=== Your task ===
Out of the data below, copy every line with the string "Given".

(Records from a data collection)
──────

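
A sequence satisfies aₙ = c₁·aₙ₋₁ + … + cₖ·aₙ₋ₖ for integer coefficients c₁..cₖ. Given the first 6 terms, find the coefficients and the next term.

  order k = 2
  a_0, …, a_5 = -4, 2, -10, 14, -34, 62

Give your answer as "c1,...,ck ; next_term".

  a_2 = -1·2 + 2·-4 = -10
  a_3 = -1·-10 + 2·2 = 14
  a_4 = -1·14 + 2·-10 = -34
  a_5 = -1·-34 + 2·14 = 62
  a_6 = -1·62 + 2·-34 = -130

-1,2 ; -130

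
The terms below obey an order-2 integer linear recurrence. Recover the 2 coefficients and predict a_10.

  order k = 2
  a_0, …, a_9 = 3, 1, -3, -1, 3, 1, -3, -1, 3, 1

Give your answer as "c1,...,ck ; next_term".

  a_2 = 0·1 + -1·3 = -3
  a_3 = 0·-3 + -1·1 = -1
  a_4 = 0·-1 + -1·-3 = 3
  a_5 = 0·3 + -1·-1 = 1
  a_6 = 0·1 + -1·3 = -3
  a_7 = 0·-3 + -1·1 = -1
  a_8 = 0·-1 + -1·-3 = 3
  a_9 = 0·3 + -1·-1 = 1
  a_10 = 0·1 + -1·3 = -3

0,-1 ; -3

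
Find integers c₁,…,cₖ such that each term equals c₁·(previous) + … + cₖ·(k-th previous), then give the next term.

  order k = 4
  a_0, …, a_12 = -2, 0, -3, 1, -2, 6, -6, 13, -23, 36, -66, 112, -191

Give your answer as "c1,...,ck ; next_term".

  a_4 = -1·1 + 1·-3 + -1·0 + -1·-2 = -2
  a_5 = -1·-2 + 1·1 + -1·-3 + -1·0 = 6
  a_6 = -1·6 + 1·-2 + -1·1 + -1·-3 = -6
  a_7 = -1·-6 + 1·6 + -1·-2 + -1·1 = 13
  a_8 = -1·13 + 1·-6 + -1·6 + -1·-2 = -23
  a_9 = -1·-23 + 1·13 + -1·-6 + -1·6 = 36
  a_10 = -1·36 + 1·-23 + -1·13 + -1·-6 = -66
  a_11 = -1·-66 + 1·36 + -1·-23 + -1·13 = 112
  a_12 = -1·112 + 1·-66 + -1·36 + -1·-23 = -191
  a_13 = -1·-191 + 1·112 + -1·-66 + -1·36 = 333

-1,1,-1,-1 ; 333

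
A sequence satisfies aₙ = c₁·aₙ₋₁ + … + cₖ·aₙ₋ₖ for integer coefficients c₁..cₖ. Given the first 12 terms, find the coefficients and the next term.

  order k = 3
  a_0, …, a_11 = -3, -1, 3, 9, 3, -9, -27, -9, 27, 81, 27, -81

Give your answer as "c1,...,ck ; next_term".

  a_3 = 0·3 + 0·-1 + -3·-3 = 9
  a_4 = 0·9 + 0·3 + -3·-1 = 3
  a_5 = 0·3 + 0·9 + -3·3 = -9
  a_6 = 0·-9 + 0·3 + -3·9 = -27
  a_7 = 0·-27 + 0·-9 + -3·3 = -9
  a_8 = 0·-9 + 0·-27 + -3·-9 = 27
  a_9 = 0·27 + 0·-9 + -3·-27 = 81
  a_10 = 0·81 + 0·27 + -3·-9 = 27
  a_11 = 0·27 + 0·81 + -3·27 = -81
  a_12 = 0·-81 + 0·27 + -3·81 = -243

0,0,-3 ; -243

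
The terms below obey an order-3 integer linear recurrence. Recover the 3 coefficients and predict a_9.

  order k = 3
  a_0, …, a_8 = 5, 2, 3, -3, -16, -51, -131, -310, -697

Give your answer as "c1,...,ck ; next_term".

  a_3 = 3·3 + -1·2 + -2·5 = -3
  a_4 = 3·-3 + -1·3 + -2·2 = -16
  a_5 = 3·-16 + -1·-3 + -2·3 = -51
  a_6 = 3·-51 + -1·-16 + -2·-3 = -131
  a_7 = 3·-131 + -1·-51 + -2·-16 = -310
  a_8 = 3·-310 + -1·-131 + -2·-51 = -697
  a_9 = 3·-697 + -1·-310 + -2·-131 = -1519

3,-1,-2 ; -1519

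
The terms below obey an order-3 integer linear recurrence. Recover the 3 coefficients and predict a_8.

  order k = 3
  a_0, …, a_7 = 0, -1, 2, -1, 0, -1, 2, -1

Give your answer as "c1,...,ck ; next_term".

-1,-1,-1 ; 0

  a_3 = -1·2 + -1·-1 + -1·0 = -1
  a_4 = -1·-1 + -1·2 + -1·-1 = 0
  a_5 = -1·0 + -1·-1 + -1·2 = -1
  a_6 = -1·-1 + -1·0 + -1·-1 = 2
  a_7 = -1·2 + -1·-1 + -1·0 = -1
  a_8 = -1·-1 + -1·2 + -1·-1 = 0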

──────

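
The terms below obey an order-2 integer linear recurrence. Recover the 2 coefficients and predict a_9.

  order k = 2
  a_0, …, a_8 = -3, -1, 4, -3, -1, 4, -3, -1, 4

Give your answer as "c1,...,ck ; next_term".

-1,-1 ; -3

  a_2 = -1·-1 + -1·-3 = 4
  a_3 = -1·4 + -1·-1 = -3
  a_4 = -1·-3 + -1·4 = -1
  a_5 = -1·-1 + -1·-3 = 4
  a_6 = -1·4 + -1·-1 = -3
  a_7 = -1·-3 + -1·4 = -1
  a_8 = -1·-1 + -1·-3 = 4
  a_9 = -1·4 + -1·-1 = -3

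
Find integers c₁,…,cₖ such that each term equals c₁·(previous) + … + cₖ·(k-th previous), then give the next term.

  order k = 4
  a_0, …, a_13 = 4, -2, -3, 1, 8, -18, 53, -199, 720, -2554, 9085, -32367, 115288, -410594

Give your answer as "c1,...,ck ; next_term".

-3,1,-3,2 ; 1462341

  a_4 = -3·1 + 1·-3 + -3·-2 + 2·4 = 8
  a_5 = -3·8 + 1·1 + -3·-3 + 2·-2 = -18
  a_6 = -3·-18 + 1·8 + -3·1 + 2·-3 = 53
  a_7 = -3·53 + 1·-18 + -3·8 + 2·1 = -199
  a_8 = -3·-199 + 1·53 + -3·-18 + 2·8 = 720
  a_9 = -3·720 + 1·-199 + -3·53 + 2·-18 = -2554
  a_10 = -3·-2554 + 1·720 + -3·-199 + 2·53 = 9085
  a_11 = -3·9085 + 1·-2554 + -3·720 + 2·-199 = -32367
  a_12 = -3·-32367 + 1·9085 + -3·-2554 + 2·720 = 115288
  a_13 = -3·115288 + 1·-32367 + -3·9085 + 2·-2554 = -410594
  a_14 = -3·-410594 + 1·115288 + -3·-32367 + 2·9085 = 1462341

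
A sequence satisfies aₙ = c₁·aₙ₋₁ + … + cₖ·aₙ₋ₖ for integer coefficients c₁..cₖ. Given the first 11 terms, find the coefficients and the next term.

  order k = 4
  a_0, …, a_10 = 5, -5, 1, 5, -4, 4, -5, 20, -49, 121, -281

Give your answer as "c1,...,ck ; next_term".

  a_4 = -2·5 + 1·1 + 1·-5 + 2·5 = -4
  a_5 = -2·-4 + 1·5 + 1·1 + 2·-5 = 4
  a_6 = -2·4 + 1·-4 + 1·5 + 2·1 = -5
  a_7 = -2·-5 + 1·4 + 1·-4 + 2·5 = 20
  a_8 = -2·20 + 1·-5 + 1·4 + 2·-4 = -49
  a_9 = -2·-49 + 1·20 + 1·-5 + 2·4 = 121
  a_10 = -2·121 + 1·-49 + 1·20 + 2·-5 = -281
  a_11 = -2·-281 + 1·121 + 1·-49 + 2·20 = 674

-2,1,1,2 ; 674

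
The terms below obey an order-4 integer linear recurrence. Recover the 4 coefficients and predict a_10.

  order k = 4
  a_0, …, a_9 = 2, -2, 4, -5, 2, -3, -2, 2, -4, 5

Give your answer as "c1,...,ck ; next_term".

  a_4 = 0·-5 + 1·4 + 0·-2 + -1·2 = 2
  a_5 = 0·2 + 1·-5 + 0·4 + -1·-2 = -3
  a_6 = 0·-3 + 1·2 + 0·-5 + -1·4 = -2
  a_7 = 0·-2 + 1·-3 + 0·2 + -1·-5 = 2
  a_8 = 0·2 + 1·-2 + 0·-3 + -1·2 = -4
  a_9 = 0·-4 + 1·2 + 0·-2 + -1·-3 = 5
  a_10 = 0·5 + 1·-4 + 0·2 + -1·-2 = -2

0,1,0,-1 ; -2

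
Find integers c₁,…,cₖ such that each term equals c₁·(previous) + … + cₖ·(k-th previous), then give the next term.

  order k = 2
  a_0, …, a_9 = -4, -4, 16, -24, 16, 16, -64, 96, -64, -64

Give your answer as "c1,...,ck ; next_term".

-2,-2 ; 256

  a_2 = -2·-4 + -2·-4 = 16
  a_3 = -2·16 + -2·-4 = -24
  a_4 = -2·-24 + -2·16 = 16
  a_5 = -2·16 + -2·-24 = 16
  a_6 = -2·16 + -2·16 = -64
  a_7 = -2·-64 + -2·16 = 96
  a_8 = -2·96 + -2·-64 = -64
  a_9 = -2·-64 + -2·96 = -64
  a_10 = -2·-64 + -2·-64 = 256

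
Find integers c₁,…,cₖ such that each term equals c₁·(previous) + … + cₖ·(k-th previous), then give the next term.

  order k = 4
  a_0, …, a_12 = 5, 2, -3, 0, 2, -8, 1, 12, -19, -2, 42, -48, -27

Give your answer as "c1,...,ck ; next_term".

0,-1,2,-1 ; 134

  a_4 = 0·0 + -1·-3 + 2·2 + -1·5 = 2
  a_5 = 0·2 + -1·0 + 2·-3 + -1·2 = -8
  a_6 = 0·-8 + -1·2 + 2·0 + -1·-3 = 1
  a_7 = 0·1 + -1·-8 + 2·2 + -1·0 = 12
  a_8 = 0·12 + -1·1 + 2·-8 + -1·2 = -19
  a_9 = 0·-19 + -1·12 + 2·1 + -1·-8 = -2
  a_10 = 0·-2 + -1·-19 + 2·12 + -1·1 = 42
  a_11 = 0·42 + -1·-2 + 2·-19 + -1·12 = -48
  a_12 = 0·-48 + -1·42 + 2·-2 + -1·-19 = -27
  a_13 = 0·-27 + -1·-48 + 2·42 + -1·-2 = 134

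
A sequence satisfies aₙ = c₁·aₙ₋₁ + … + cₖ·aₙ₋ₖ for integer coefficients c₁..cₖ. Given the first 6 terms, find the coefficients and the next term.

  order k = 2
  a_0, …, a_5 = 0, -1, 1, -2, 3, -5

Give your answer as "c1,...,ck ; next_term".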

──────

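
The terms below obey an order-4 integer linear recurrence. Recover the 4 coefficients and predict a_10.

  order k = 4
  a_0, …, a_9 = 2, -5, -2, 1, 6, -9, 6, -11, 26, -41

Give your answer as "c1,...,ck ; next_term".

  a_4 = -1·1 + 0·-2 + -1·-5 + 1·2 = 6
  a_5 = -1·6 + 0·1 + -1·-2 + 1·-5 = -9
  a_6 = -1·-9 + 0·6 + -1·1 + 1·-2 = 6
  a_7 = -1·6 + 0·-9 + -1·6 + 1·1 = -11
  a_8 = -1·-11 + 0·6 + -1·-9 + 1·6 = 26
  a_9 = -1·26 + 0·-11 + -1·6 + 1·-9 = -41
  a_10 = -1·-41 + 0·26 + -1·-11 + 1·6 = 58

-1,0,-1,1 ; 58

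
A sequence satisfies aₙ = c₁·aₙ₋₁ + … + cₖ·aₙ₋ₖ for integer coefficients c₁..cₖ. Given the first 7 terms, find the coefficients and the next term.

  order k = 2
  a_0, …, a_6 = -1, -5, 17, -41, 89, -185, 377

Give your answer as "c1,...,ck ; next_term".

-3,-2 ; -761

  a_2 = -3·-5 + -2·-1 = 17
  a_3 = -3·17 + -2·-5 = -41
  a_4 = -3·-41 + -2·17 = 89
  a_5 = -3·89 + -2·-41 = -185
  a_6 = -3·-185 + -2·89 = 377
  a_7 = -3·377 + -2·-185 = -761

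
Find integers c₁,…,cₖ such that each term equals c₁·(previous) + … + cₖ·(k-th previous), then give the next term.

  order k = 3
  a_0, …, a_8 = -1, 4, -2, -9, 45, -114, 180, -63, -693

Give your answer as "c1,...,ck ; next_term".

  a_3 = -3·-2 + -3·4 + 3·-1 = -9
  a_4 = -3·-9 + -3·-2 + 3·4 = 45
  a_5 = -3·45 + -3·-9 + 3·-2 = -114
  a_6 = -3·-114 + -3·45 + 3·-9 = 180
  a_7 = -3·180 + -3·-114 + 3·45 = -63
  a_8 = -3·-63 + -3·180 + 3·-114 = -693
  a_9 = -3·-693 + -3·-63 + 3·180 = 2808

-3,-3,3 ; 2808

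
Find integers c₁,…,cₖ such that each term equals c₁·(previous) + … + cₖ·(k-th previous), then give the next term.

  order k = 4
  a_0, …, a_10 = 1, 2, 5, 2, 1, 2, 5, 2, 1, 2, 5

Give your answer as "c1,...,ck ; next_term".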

──────

=== Finished task ===
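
A sequence satisfies aₙ = c₁·aₙ₋₁ + … + cₖ·aₙ₋ₖ for integer coefficients c₁..cₖ. Given the first 6 terms, find the coefficients and the next term.
A sequence satisfies aₙ = c₁·aₙ₋₁ + … + cₖ·aₙ₋ₖ for integer coefficients c₁..cₖ. Given the first 12 terms, find the coefficients and the next term.
A sequence satisfies aₙ = c₁·aₙ₋₁ + … + cₖ·aₙ₋ₖ for integer coefficients c₁..cₖ. Given the first 11 terms, find the coefficients and the next term.
A sequence satisfies aₙ = c₁·aₙ₋₁ + … + cₖ·aₙ₋ₖ for integer coefficients c₁..cₖ. Given the first 6 terms, find the coefficients and the next term.
A sequence satisfies aₙ = c₁·aₙ₋₁ + … + cₖ·aₙ₋ₖ for integer coefficients c₁..cₖ. Given the first 7 terms, find the coefficients and the next term.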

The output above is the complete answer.